_Work task:_
Copy out each line of the listing below where the string "moved" appears.

Start of Listed records

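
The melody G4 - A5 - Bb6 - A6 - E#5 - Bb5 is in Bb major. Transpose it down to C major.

A3 B4 C6 B5 F##4 C5

From Bb down to C is a minor seventh; apply that to each pitch.
G4 -> A3
A5 -> B4
Bb6 -> C6
A6 -> B5
E#5 -> F##4
Bb5 -> C5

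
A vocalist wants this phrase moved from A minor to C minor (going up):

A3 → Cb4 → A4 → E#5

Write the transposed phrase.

From A up to C is a minor third; apply that to each pitch.
A3 to C4
Cb4 to Ebb4
A4 to C5
E#5 to G#5

C4 Ebb4 C5 G#5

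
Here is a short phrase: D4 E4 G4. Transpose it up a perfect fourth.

D4 up a perfect fourth is G4.
A perfect fourth up from E4 gives A4.
A perfect fourth up from G4 gives C5.

G4 A4 C5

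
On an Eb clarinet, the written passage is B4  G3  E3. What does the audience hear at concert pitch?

Written C4 on the Eb clarinet sounds as Eb4, a minor third higher; apply that shift to every note.
B4 gives D5
G3 gives Bb3
E3 gives G3

D5 Bb3 G3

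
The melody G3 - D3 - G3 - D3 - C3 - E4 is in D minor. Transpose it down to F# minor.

B2 F#2 B2 F#2 E2 G#3

From D down to F# is a minor sixth; apply that to each pitch.
G3 becomes B2
D3 becomes F#2
G3 becomes B2
D3 becomes F#2
C3 becomes E2
E4 becomes G#3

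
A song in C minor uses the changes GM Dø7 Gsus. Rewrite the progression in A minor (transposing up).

EM Bø7 Esus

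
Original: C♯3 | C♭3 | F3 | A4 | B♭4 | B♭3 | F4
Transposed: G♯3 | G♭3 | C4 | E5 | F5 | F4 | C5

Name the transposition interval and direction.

up a perfect fifth

Take the first pair: C#3 → G#3. C to G spans 5 letter names, so the interval is some kind of fifth.
C#3 to G#3 is 7 semitones, which makes it a perfect fifth; the second version is higher, so the direction is up.
Checking another pair — F4 → C5 — gives the same interval.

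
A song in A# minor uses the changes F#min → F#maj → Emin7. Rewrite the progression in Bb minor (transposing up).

A# minor up to Bb minor is a diminished second; each chord root moves by that interval while the quality stays the same.
F#min: root F# up a diminished second → Gb, giving Gbmin.
F#maj: root F# up a diminished second → Gb, giving Gbmaj.
Emin7: root E up a diminished second → Fb, giving Fbmin7.

Gbmin Gbmaj Fbmin7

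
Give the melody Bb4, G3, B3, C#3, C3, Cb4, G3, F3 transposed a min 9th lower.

A3 F#2 A#2 B#1 B1 Bb2 F#2 E2

Bb4 gives A3
G3 gives F#2
B3 gives A#2
C#3 gives B#1
C3 gives B1
Cb4 gives Bb2
G3 gives F#2
F3 gives E2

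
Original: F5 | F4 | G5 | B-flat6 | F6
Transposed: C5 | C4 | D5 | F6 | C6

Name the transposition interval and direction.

From F5 to C5 is 4 letter names — a fourth of some quality.
C5 to F5 is 5 semitones, which makes it a perfect fourth; the second version is lower, so the direction is down.
Checking another pair — F6 → C6 — gives the same interval.

down a perfect fourth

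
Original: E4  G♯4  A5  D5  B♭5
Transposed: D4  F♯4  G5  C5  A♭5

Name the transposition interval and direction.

down a major second

Take the first pair: E4 → D4. E to D spans 2 letter names, so the interval is some kind of second.
D4 to E4 is 2 semitones, which makes it a major second; the second version is lower, so the direction is down.
Checking another pair — Bb5 → Ab5 — gives the same interval.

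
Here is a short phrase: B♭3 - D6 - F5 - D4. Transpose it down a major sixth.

Db3 F5 Ab4 F3

Bb3 → Db3
D6 → F5
F5 → Ab4
D4 → F3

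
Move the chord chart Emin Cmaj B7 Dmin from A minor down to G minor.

A minor down to G minor is a major second; each chord root moves by that interval while the quality stays the same.
Emin: root E down a major second → D, giving Dmin.
Cmaj: root C down a major second → Bb, giving Bbmaj.
B7: root B down a major second → A, giving A7.
Dmin: root D down a major second → C, giving Cmin.

Dmin Bbmaj A7 Cmin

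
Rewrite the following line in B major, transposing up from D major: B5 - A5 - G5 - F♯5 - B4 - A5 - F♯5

D major to B major up is a major sixth, so every note moves up by that interval.
B5 → G#6
A5 → F#6
G5 → E6
F#5 → D#6
B4 → G#5
A5 → F#6
F#5 → D#6

G#6 F#6 E6 D#6 G#5 F#6 D#6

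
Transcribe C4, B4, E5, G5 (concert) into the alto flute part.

F4 E5 A5 C6

The alto flute sounds a perfect fourth below written, so the written part must be a perfect fourth above concert — transpose each note up.
C4 to F4
B4 to E5
E5 to A5
G5 to C6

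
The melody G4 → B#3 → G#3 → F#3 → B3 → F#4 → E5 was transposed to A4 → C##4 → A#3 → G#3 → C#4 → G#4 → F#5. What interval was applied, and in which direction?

up a major second

Take the first pair: G4 → A4. G to A spans 2 letter names, so the interval is some kind of second.
G4 to A4 is 2 semitones, which makes it a major second; the second version is higher, so the direction is up.
Checking another pair — E5 → F#5 — gives the same interval.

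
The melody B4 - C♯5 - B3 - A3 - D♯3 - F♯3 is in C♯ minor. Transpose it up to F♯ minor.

E5 F#5 E4 D4 G#3 B3

C♯ minor to F♯ minor up is a perfect fourth, so every note moves up by that interval.
B4 becomes E5
C#5 becomes F#5
B3 becomes E4
A3 becomes D4
D#3 becomes G#3
F#3 becomes B3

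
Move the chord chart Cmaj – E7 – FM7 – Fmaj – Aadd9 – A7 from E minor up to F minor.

Dbmaj F7 GbM7 Gbmaj Bbadd9 Bb7

E minor up to F minor is a minor second; each chord root moves by that interval while the quality stays the same.
Cmaj: root C up a minor second → Db, giving Dbmaj.
E7: root E up a minor second → F, giving F7.
FM7: root F up a minor second → Gb, giving GbM7.
Fmaj: root F up a minor second → Gb, giving Gbmaj.
Aadd9: root A up a minor second → Bb, giving Bbadd9.
A7: root A up a minor second → Bb, giving Bb7.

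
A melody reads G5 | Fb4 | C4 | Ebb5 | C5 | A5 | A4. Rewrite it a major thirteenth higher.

E7 Db6 A5 Cb7 A6 F#7 F#6

G5 → E7
Fb4 → Db6
C4 → A5
Ebb5 → Cb7
C5 → A6
A5 → F#7
A4 → F#6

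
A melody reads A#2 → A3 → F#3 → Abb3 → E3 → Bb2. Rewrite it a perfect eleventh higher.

A#2 -> D#4
A3 -> D5
F#3 -> B4
Abb3 -> Dbb5
E3 -> A4
Bb2 -> Eb4

D#4 D5 B4 Dbb5 A4 Eb4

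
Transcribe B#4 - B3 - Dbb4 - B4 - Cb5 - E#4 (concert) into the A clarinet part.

D#5 D4 Fbb4 D5 Ebb5 G#4

The A clarinet sounds a minor third below written, so the written part must be a minor third above concert — transpose each note up.
B#4 becomes D#5
B3 becomes D4
Dbb4 becomes Fbb4
B4 becomes D5
Cb5 becomes Ebb5
E#4 becomes G#4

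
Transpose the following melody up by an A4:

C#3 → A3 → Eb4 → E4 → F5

F##3 D#4 A4 A#4 B5

An augmented fourth up from C#3 gives F##3.
A3: a fourth up reaches D, and 6 semitones makes it D#4.
Eb4 up an augmented fourth is A4.
E4 up an augmented fourth is A#4.
F5 up an augmented fourth is B5.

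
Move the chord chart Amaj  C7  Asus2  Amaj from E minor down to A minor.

E minor down to A minor is a perfect fifth; each chord root moves by that interval while the quality stays the same.
Amaj: root A down a perfect fifth → D, giving Dmaj.
C7: root C down a perfect fifth → F, giving F7.
Asus2: root A down a perfect fifth → D, giving Dsus2.
Amaj: root A down a perfect fifth → D, giving Dmaj.

Dmaj F7 Dsus2 Dmaj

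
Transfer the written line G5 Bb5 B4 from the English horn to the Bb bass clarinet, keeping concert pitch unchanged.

D6 F6 F#5

First find concert pitch: the English horn sounds a perfect fifth below written, so G5 Bb5 B4 sounds C5 Eb5 E4.
Then write for Bb bass clarinet: it sounds a major ninth below written, so the part must be a major ninth above concert.
C5 → D6
Eb5 → F6
E4 → F#5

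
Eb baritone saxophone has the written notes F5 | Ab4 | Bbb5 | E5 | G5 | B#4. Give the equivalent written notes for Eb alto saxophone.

First find concert pitch: the Eb baritone saxophone sounds a major thirteenth below written, so F5 Ab4 Bbb5 E5 G5 B#4 sounds Ab3 Cb3 Dbb4 G3 Bb3 D#3.
Then write for Eb alto saxophone: it sounds a major sixth below written, so the part must be a major sixth above concert.
Ab3 → F4
Cb3 → Ab3
Dbb4 → Bbb4
G3 → E4
Bb3 → G4
D#3 → B#3

F4 Ab3 Bbb4 E4 G4 B#3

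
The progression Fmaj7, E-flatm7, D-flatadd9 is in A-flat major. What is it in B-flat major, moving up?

A-flat major up to B-flat major is a major second; each chord root moves by that interval while the quality stays the same.
Fmaj7: root F up a major second → G, giving Gmaj7.
E-flatm7: root E-flat up a major second → F, giving Fm7.
D-flatadd9: root D-flat up a major second → Eb, giving Ebadd9.

Gmaj7 Fm7 Ebadd9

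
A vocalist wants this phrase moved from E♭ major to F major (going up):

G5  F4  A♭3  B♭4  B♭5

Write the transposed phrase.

A5 G4 Bb3 C5 C6

From E♭ up to F is a major second; apply that to each pitch.
G5 becomes A5
F4 becomes G4
Ab3 becomes Bb3
Bb4 becomes C5
Bb5 becomes C6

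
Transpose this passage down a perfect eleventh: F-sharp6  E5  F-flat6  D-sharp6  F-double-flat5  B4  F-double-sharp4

F#6 to C#5
E5 to B3
Fb6 to Cb5
D#6 to A#4
Fbb5 to Cbb4
B4 to F#3
F##4 to C##3

C#5 B3 Cb5 A#4 Cbb4 F#3 C##3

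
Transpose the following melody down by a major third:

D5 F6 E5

Bb4 Db6 C5

D5 becomes Bb4
F6 becomes Db6
E5 becomes C5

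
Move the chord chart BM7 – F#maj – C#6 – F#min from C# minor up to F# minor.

EM7 Bmaj F#6 Bmin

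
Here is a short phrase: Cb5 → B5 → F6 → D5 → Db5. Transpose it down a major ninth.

Bbb3 A4 Eb5 C4 Cb4

Cb5: a ninth down reaches B, and 14 semitones makes it Bbb3.
B5 down a major ninth is A4.
A major ninth down from F6 gives Eb5.
A major ninth down from D5 gives C4.
A major ninth down from Db5 gives Cb4.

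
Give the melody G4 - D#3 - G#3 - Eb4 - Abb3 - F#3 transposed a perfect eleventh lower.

D3 A#1 D#2 Bb2 Ebb2 C#2

G4 → D3
D#3 → A#1
G#3 → D#2
Eb4 → Bb2
Abb3 → Ebb2
F#3 → C#2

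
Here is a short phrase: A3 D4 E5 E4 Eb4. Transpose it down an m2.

A3 down a minor second is G#3.
A minor second down from D4 gives C#4.
E5 down a minor second is D#5.
A minor second down from E4 gives D#4.
Eb4: a second down reaches D, and 1 semitone makes it D4.

G#3 C#4 D#5 D#4 D4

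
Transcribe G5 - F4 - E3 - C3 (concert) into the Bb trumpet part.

A5 G4 F#3 D3

The Bb trumpet sounds a major second below written, so the written part must be a major second above concert — transpose each note up.
G5 gives A5
F4 gives G4
E3 gives F#3
C3 gives D3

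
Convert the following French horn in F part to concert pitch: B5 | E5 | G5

E5 A4 C5

The French horn in F sounds a perfect fifth below written, so transpose each written note down a perfect fifth.
B5 to E5
E5 to A4
G5 to C5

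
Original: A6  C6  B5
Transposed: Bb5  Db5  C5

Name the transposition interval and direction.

down a major seventh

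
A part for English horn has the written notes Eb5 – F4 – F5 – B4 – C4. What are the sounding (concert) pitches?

Written C4 on the English horn sounds as F3, a perfect fifth lower; apply that shift to every note.
Eb5 becomes Ab4
F4 becomes Bb3
F5 becomes Bb4
B4 becomes E4
C4 becomes F3

Ab4 Bb3 Bb4 E4 F3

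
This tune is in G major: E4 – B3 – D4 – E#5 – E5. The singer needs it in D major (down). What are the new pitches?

B3 F#3 A3 B#4 B4

G major to D major down is a perfect fourth, so every note moves down by that interval.
E4 becomes B3
B3 becomes F#3
D4 becomes A3
E#5 becomes B#4
E5 becomes B4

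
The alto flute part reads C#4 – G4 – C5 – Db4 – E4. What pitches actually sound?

G#3 D4 G4 Ab3 B3

Written C4 on the alto flute sounds as G3, a perfect fourth lower; apply that shift to every note.
C#4 to G#3
G4 to D4
C5 to G4
Db4 to Ab3
E4 to B3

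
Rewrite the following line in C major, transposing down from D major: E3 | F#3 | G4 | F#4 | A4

From D down to C is a major second; apply that to each pitch.
E3 becomes D3
F#3 becomes E3
G4 becomes F4
F#4 becomes E4
A4 becomes G4

D3 E3 F4 E4 G4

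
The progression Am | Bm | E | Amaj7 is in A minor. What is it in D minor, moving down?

Dm Em A Dmaj7

A minor down to D minor is a perfect fifth; each chord root moves by that interval while the quality stays the same.
Am: root A down a perfect fifth → D, giving Dm.
Bm: root B down a perfect fifth → E, giving Em.
E: root E down a perfect fifth → A, giving A.
Amaj7: root A down a perfect fifth → D, giving Dmaj7.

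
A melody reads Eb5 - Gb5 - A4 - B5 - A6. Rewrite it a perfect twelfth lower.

Ab3 Cb4 D3 E4 D5

A perfect twelfth down from Eb5 gives Ab3.
Gb5 down a perfect twelfth is Cb4.
A perfect twelfth down from A4 gives D3.
B5 down a perfect twelfth is E4.
A6 down a perfect twelfth is D5.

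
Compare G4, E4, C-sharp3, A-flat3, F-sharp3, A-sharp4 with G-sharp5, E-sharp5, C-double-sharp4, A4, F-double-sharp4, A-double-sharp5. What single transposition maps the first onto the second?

From G4 to G#5 is 8 letter names — an octave of some quality.
G4 to G#5 is 13 semitones, which makes it an augmented octave; the second version is higher, so the direction is up.
Checking another pair — A#4 → A##5 — gives the same interval.

up an augmented octave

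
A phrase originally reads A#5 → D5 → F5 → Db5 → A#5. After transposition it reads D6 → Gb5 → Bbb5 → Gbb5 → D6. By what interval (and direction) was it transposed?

up a diminished fourth

From A#5 to D6 is 4 letter names — a fourth of some quality.
A#5 to D6 is 4 semitones, which makes it a diminished fourth; the second version is higher, so the direction is up.
Checking another pair — A#5 → D6 — gives the same interval.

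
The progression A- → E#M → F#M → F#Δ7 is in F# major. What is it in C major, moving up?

Eb- BM CM CΔ7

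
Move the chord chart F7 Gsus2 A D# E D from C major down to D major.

C major down to D major is a minor seventh; each chord root moves by that interval while the quality stays the same.
F7: root F down a minor seventh → G, giving G7.
Gsus2: root G down a minor seventh → A, giving Asus2.
A: root A down a minor seventh → B, giving B.
D#: root D# down a minor seventh → E#, giving E#.
E: root E down a minor seventh → F#, giving F#.
D: root D down a minor seventh → E, giving E.

G7 Asus2 B E# F# E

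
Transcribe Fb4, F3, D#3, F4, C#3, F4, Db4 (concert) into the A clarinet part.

Abb4 Ab3 F#3 Ab4 E3 Ab4 Fb4

The A clarinet sounds a minor third below written, so the written part must be a minor third above concert — transpose each note up.
Fb4 -> Abb4
F3 -> Ab3
D#3 -> F#3
F4 -> Ab4
C#3 -> E3
F4 -> Ab4
Db4 -> Fb4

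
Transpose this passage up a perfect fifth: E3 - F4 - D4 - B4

B3 C5 A4 F#5

E3: a fifth up reaches B, and 7 semitones makes it B3.
A perfect fifth up from F4 gives C5.
A perfect fifth up from D4 gives A4.
B4 up a perfect fifth is F#5.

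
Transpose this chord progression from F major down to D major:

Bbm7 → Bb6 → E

Gm7 G6 C#

F major down to D major is a minor third; each chord root moves by that interval while the quality stays the same.
Bbm7: root Bb down a minor third → G, giving Gm7.
Bb6: root Bb down a minor third → G, giving G6.
E: root E down a minor third → C#, giving C#.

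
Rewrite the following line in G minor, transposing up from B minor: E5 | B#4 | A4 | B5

C6 G#5 F5 G6

From B up to G is a minor sixth; apply that to each pitch.
E5 → C6
B#4 → G#5
A4 → F5
B5 → G6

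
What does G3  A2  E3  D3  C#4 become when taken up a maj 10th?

B4 C#4 G#4 F#4 E#5

G3 gives B4
A2 gives C#4
E3 gives G#4
D3 gives F#4
C#4 gives E#5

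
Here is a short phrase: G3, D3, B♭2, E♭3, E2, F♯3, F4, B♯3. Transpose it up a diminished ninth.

Abb4 Ebb4 Cbb4 Fbb4 Fb3 Gb4 Gbb5 C5

G3 up a diminished ninth is Abb4.
D3 up a diminished ninth is Ebb4.
A diminished ninth up from Bb2 gives Cbb4.
A diminished ninth up from Eb3 gives Fbb4.
E2: a ninth up reaches F, and 12 semitones makes it Fb3.
F#3 up a diminished ninth is Gb4.
F4 up a diminished ninth is Gbb5.
B#3 up a diminished ninth is C5.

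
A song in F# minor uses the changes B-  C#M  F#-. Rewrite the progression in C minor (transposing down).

F- GM C-

F# minor down to C minor is an augmented fourth; each chord root moves by that interval while the quality stays the same.
B-: root B down an augmented fourth → F, giving F-.
C#M: root C# down an augmented fourth → G, giving GM.
F#-: root F# down an augmented fourth → C, giving C-.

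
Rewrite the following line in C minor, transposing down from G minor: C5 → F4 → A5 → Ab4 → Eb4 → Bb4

From G down to C is a perfect fifth; apply that to each pitch.
C5 -> F4
F4 -> Bb3
A5 -> D5
Ab4 -> Db4
Eb4 -> Ab3
Bb4 -> Eb4

F4 Bb3 D5 Db4 Ab3 Eb4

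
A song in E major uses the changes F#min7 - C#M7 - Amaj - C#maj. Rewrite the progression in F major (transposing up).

E major up to F major is a minor second; each chord root moves by that interval while the quality stays the same.
F#min7: root F# up a minor second → G, giving Gmin7.
C#M7: root C# up a minor second → D, giving DM7.
Amaj: root A up a minor second → Bb, giving Bbmaj.
C#maj: root C# up a minor second → D, giving Dmaj.

Gmin7 DM7 Bbmaj Dmaj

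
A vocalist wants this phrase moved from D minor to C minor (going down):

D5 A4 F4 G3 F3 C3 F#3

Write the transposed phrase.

C5 G4 Eb4 F3 Eb3 Bb2 E3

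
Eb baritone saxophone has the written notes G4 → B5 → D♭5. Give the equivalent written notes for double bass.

First find concert pitch: the Eb baritone saxophone sounds a major thirteenth below written, so G4 B5 D♭5 sounds Bb2 D4 Fb3.
Then write for double bass: it sounds a perfect octave below written, so the part must be a perfect octave above concert.
Bb2 → Bb3
D4 → D5
Fb3 → Fb4

Bb3 D5 Fb4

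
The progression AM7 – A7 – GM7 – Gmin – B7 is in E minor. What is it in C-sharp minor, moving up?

E minor up to C-sharp minor is a major sixth; each chord root moves by that interval while the quality stays the same.
AM7: root A up a major sixth → F#, giving F#M7.
A7: root A up a major sixth → F#, giving F#7.
GM7: root G up a major sixth → E, giving EM7.
Gmin: root G up a major sixth → E, giving Emin.
B7: root B up a major sixth → G#, giving G#7.

F#M7 F#7 EM7 Emin G#7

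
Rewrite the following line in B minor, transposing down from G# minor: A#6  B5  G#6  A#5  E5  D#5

C#6 D5 B5 C#5 G4 F#4

From G# down to B is a major sixth; apply that to each pitch.
A#6 gives C#6
B5 gives D5
G#6 gives B5
A#5 gives C#5
E5 gives G4
D#5 gives F#4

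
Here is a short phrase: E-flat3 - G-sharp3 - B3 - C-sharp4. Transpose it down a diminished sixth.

G#2 B##2 D##3 E##3

Eb3: a sixth down reaches G, and 7 semitones makes it G#2.
G#3 down a diminished sixth is B##2.
B3: a sixth down reaches D, and 7 semitones makes it D##3.
C#4: a sixth down reaches E, and 7 semitones makes it E##3.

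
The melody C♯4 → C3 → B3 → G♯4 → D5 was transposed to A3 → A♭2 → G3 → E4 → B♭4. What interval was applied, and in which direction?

down a major third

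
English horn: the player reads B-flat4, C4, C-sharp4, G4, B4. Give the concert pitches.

Eb4 F3 F#3 C4 E4

Written C4 on the English horn sounds as F3, a perfect fifth lower; apply that shift to every note.
Bb4 gives Eb4
C4 gives F3
C#4 gives F#3
G4 gives C4
B4 gives E4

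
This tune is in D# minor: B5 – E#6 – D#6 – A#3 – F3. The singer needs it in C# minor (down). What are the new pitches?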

End of Listed records

_The completed task:_
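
A vocalist wants this phrase moved from A minor to C minor (going up):
A vocalist wants this phrase moved from E♭ major to F major (going up):
A vocalist wants this phrase moved from D minor to C minor (going down):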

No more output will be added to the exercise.